WHAT THE TASK REQUIRES
Check each line of the records below and collect those that include the word "Edges".

━━━

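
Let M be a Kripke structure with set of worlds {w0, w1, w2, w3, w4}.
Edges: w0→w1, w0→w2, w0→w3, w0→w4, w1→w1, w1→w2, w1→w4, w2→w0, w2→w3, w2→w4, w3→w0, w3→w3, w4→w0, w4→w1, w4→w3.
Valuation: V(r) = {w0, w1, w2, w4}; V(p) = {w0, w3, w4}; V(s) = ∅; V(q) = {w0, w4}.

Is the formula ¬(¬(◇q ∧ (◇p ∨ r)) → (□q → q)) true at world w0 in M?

At w0: ¬(◇q ∧ (◇p ∨ r)) → (□q → q) is true, so ¬(¬(◇q ∧ (◇p ∨ r)) → (□q → q)) is false.
  At w0: ¬(◇q ∧ (◇p ∨ r)) is false, □q → q is true, so ¬(◇q ∧ (◇p ∨ r)) → (□q → q) is true.
    At w0: ◇q ∧ (◇p ∨ r) is true, so ¬(◇q ∧ (◇p ∨ r)) is false.
      At w0: ◇q is true, ◇p ∨ r is true, so ◇q ∧ (◇p ∨ r) is true.
    At w0: □q is false, q is true, so □q → q is true.
      At w0: □q requires q at every successor {w1, w2, w3, w4}.
        q fails at w1, so □q is false at w0.

No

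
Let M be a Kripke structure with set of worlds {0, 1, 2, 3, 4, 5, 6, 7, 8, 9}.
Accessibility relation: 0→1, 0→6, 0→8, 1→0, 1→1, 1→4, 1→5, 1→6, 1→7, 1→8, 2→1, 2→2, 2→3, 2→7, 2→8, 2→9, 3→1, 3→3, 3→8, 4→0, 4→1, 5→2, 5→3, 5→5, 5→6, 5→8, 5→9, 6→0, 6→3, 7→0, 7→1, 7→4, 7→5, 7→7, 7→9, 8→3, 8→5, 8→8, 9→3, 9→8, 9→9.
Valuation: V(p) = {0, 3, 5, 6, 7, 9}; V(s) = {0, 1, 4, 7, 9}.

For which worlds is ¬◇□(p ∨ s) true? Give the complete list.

Let φ = ¬◇□(p ∨ s). Evaluate φ at each world:
  0 (successors {1, 6, 8}): φ is false.
  1 (successors {0, 1, 4, 5, 6, 7, 8}): φ is false.
  2 (successors {1, 2, 3, 7, 8, 9}): φ is false.
  3 (successors {1, 3, 8}): φ is true.
  4 (successors {0, 1}): φ is true.
  5 (successors {2, 3, 5, 6, 8, 9}): φ is false.
  6 (successors {0, 3}): φ is true.
  7 (successors {0, 1, 4, 5, 7, 9}): φ is false.
  8 (successors {3, 5, 8}): φ is true.
  9 (successors {3, 8, 9}): φ is true.
For instance, at 9:
  At 9: ◇□(p ∨ s) is false, so ¬◇□(p ∨ s) is true.
    At 9: ◇□(p ∨ s) requires □(p ∨ s) at some successor in {3, 8, 9}.
      At 3: □(p ∨ s) is false.
      At 8: □(p ∨ s) is false.
      At 9: □(p ∨ s) is false.
    So ◇□(p ∨ s) is false at 9.
Satisfying worlds: {3, 4, 6, 8, 9}

3, 4, 6, 8, 9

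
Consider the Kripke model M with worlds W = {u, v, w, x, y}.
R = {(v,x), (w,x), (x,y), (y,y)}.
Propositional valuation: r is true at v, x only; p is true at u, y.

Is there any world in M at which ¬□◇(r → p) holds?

No

Let φ = ¬□◇(r → p). Evaluate φ at each world:
  u (successors ∅): φ is false.
  v (successors {x}): φ is false.
  w (successors {x}): φ is false.
  x (successors {y}): φ is false.
  y (successors {y}): φ is false.
For instance, at v:
  At v: □◇(r → p) is true, so ¬□◇(r → p) is false.
    At v: □◇(r → p) requires ◇(r → p) at every successor {x}.
      At x: ◇(r → p) is true.
    So □◇(r → p) is true at v.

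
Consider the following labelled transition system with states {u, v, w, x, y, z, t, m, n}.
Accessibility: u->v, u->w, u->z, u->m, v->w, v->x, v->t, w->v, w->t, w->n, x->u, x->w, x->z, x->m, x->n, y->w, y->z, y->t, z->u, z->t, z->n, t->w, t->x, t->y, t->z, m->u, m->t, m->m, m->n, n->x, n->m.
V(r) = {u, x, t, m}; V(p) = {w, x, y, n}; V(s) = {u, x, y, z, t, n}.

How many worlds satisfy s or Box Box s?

Recall that Box ψ holds at a world iff ψ holds at every accessible world, and Dia ψ holds iff ψ holds at some accessible world.
Let φ = s or Box Box s. Evaluate φ at each world:
  u (successors {v, w, z, m}): φ is true.
  v (successors {w, x, t}): φ is false.
  w (successors {v, t, n}): φ is false.
  x (successors {u, w, z, m, n}): φ is true.
  y (successors {w, z, t}): φ is true.
  z (successors {u, t, n}): φ is true.
  t (successors {w, x, y, z}): φ is true.
  m (successors {u, t, m, n}): φ is false.
  n (successors {x, m}): φ is true.
For instance, at y:
  At y: s is true, Box Box s is false, so s or Box Box s is true.
    At y: Box Box s requires Box s at every successor {w, z, t}.
      Box s fails at w, so Box Box s is false at y.
Satisfying worlds: {u, x, y, z, t, n}

6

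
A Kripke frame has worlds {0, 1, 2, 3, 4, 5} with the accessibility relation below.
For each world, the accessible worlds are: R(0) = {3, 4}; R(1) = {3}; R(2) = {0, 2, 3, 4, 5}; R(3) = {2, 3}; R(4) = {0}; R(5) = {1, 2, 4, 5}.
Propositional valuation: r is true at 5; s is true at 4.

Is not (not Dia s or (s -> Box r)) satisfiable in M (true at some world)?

No

Recall that Box ψ holds at a world iff ψ holds at every accessible world, and Dia ψ holds iff ψ holds at some accessible world.
Let φ = not (not Dia s or (s -> Box r)). Evaluate φ at each world:
  0 (successors {3, 4}): φ is false.
  1 (successors {3}): φ is false.
  2 (successors {0, 2, 3, 4, 5}): φ is false.
  3 (successors {2, 3}): φ is false.
  4 (successors {0}): φ is false.
  5 (successors {1, 2, 4, 5}): φ is false.
For instance, at 1:
  At 1: not Dia s or (s -> Box r) is true, so not (not Dia s or (s -> Box r)) is false.
    At 1: not Dia s is true, s -> Box r is true, so not Dia s or (s -> Box r) is true.
      At 1: Dia s is false, so not Dia s is true.
      At 1: s is false, Box r is false, so s -> Box r is true.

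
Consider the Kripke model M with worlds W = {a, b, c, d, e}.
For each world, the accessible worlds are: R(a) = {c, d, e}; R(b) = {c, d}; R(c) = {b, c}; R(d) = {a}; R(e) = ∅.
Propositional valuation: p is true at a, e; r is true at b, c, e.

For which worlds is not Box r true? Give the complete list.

a, b, d

Let φ = not Box r. Evaluate φ at each world:
  a (successors {c, d, e}): φ is true.
  b (successors {c, d}): φ is true.
  c (successors {b, c}): φ is false.
  d (successors {a}): φ is true.
  e (successors ∅): φ is false.
For instance, at c:
  At c: Box r is true, so not Box r is false.
    At c: Box r requires r at every successor {b, c}.
      At b: r is true.
      At c: r is true.
    So Box r is true at c.
Satisfying worlds: {a, b, d}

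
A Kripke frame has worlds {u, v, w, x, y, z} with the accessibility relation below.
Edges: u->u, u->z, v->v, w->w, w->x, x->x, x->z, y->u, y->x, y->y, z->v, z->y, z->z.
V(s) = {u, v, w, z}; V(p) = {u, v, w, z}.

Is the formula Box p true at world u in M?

At u: Box p requires p at every successor {u, z}.
  At u: p is true.
  At z: p is true.
So Box p is true at u.

Yes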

━━━

OUTPUT OF THE EXERCISE
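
Edges: w0→w1, w0→w2, w0→w3, w0→w4, w1→w1, w1→w2, w1→w4, w2→w0, w2→w3, w2→w4, w3→w0, w3→w3, w4→w0, w4→w1, w4→w3.
Edges: u->u, u->z, v->v, w->w, w->x, x->x, x->z, y->u, y->x, y->y, z->v, z->y, z->z.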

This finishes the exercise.